Your objective: Please write out every line of the material exactly.

Provided entries:
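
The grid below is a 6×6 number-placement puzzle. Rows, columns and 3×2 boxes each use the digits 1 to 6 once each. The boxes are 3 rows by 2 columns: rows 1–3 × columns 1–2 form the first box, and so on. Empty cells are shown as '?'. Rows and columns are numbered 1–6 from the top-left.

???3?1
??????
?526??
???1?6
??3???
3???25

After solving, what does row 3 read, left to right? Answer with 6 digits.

152643

r5c6 = 4: row 5 has {3}; col 6 has {1,5,6}; box has {2,5,6} → only 4 remains.
r6c4 = 4: row 6 has {2,3,5}; col 4 has {1,3,6}; box has {1,3} → only 4 remains.
r2c4 = 5: row 2 has {}; col 4 has {1,3,4,6}; box has {2,3,6} → only 5 remains.
r3c6 = 3: row 3 has {2,5,6}; col 6 has {1,4,5,6}; box has {1} → only 3 remains.
r4c3 = 5: row 4 has {1,6}; col 3 has {2,3}; box has {1,3,4} → only 5 remains.
r4c5 = 3: row 4 has {1,5,6}; col 5 has {2}; box has {2,4,5,6} → only 3 remains.
r5c4 = 2: row 5 has {3,4}; col 4 has {1,3,4,5,6}; box has {1,3,4,5} → only 2 remains.
r5c5 = 1: row 5 has {2,3,4}; col 5 has {2,3}; box has {2,3,4,5,6} → only 1 remains.
r6c3 = 6: row 6 has {2,3,4,5}; col 3 has {2,3,5}; box has {1,2,3,4,5} → only 6 remains.
r1c3 = 4: row 1 has {1,3}; col 3 has {2,3,5,6}; box has {2,3,5,6} → only 4 remains.
r2c3 = 1: row 2 has {5}; col 3 has {2,3,4,5,6}; box has {2,3,4,5,6} → only 1 remains.
r2c6 = 2: row 2 has {1,5}; col 6 has {1,3,4,5,6}; box has {1,3} → only 2 remains.
r3c5 = 4: row 3 has {2,3,5,6}; col 5 has {1,2,3}; box has {1,2,3} → only 4 remains.
r5c2 = 6: row 5 has {1,2,3,4}; col 2 has {5}; box has {3} → only 6 remains.
r6c2 = 1: row 6 has {2,3,4,5,6}; col 2 has {5,6}; box has {3,6} → only 1 remains.
r1c2 = 2: row 1 has {1,3,4}; col 2 has {1,5,6}; box has {5} → only 2 remains.
r2c5 = 6: row 2 has {1,2,5}; col 5 has {1,2,3,4}; box has {1,2,3,4} → only 6 remains.
r3c1 = 1: row 3 has {2,3,4,5,6}; col 1 has {3}; box has {2,5} → only 1 remains.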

Result of this task:
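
The grid below is a 6×6 number-placement puzzle. Rows, columns and 3×2 boxes each use the digits 1 to 6 once each. The boxes are 3 rows by 2 columns: rows 1–3 × columns 1–2 form the first box, and so on. Empty cells are shown as '?'. Rows and columns are numbered 1–6 from the top-left.

???3?1
??????
?526??
???1?6
??3???
3???25

After solving, what does row 3 read, left to right? Answer with 6 digits.

152643

r5c6 = 4: row 5 has {3}; col 6 has {1,5,6}; box has {2,5,6} → only 4 remains.
r6c4 = 4: row 6 has {2,3,5}; col 4 has {1,3,6}; box has {1,3} → only 4 remains.
r2c4 = 5: row 2 has {}; col 4 has {1,3,4,6}; box has {2,3,6} → only 5 remains.
r3c6 = 3: row 3 has {2,5,6}; col 6 has {1,4,5,6}; box has {1} → only 3 remains.
r4c3 = 5: row 4 has {1,6}; col 3 has {2,3}; box has {1,3,4} → only 5 remains.
r4c5 = 3: row 4 has {1,5,6}; col 5 has {2}; box has {2,4,5,6} → only 3 remains.
r5c4 = 2: row 5 has {3,4}; col 4 has {1,3,4,5,6}; box has {1,3,4,5} → only 2 remains.
r5c5 = 1: row 5 has {2,3,4}; col 5 has {2,3}; box has {2,3,4,5,6} → only 1 remains.
r6c3 = 6: row 6 has {2,3,4,5}; col 3 has {2,3,5}; box has {1,2,3,4,5} → only 6 remains.
r1c3 = 4: row 1 has {1,3}; col 3 has {2,3,5,6}; box has {2,3,5,6} → only 4 remains.
r2c3 = 1: row 2 has {5}; col 3 has {2,3,4,5,6}; box has {2,3,4,5,6} → only 1 remains.
r2c6 = 2: row 2 has {1,5}; col 6 has {1,3,4,5,6}; box has {1,3} → only 2 remains.
r3c5 = 4: row 3 has {2,3,5,6}; col 5 has {1,2,3}; box has {1,2,3} → only 4 remains.
r5c2 = 6: row 5 has {1,2,3,4}; col 2 has {5}; box has {3} → only 6 remains.
r6c2 = 1: row 6 has {2,3,4,5,6}; col 2 has {5,6}; box has {3,6} → only 1 remains.
r1c2 = 2: row 1 has {1,3,4}; col 2 has {1,5,6}; box has {5} → only 2 remains.
r2c5 = 6: row 2 has {1,2,5}; col 5 has {1,2,3,4}; box has {1,2,3,4} → only 6 remains.
r3c1 = 1: row 3 has {2,3,4,5,6}; col 1 has {3}; box has {2,5} → only 1 remains.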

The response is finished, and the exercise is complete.